■ **Exercise aim**
All of the data must be printed exactly; please include every line.

■ **Task inputs**
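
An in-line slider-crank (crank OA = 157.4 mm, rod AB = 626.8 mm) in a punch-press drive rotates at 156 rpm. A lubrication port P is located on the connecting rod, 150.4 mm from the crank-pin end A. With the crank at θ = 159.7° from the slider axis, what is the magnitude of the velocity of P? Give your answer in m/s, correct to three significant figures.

2.02

ω = 16.34 rad/s.  Crank-pin speed |V_A| = rω = 2.5713 m/s, perpendicular to OA.
Rod angle: sinφ = −(r/L) sinθ ⇒ φ = -4.998°; ω_rod = −rω cosθ/√(L²−r²sin²θ) = +3.8622 rad/s.
V_P = V_A + ω_rod × AP, with AP = 0.1504 m along the rod.
Components: V_Px = −rω sinθ − a·ω_rod·sinφ = -0.84148 m/s;  V_Py = rω cosθ + a·ω_rod·cosφ = -1.833 m/s.
|V_P| = √(V_Px² + V_Py²) = 2.0169 m/s.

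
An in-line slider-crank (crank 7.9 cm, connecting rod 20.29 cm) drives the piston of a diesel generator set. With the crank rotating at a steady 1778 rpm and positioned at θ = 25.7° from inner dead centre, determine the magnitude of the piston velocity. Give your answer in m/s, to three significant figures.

8.65

ω = 2π·1778/60 = 186.2 rad/s
For an in-line slider-crank, x = r cosθ + √(L² − r² sin²θ), so v = −rω sinθ·[1 + r cosθ/√(L² − r² sin²θ)].
With r = 0.079 m, L = 0.2029 m, θ = 25.7°: √(L² − r² sin²θ) = 0.19999 m.
v = −0.079·186.2·0.43366·[1 + 0.079·0.90108/0.19999] = -8.6493 m/s.
|v| = 8.6493 m/s.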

■ **Response area**
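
An in-line slider-crank (crank OA = 157.4 mm, rod AB = 626.8 mm) in a punch-press drive rotates at 156 rpm. A lubrication port P is located on the connecting rod, 150.4 mm from the crank-pin end A. With the crank at θ = 159.7° from the slider axis, what is the magnitude of the velocity of P? Give your answer in m/s, correct to three significant figures.

2.02

ω = 16.34 rad/s.  Crank-pin speed |V_A| = rω = 2.5713 m/s, perpendicular to OA.
Rod angle: sinφ = −(r/L) sinθ ⇒ φ = -4.998°; ω_rod = −rω cosθ/√(L²−r²sin²θ) = +3.8622 rad/s.
V_P = V_A + ω_rod × AP, with AP = 0.1504 m along the rod.
Components: V_Px = −rω sinθ − a·ω_rod·sinφ = -0.84148 m/s;  V_Py = rω cosθ + a·ω_rod·cosφ = -1.833 m/s.
|V_P| = √(V_Px² + V_Py²) = 2.0169 m/s.

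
An in-line slider-crank (crank 7.9 cm, connecting rod 20.29 cm) drives the piston of a diesel generator set. With the crank rotating at a steady 1778 rpm and positioned at θ = 25.7° from inner dead centre, determine the magnitude of the piston velocity. Give your answer in m/s, to three significant figures.

8.65

ω = 2π·1778/60 = 186.2 rad/s
For an in-line slider-crank, x = r cosθ + √(L² − r² sin²θ), so v = −rω sinθ·[1 + r cosθ/√(L² − r² sin²θ)].
With r = 0.079 m, L = 0.2029 m, θ = 25.7°: √(L² − r² sin²θ) = 0.19999 m.
v = −0.079·186.2·0.43366·[1 + 0.079·0.90108/0.19999] = -8.6493 m/s.
|v| = 8.6493 m/s.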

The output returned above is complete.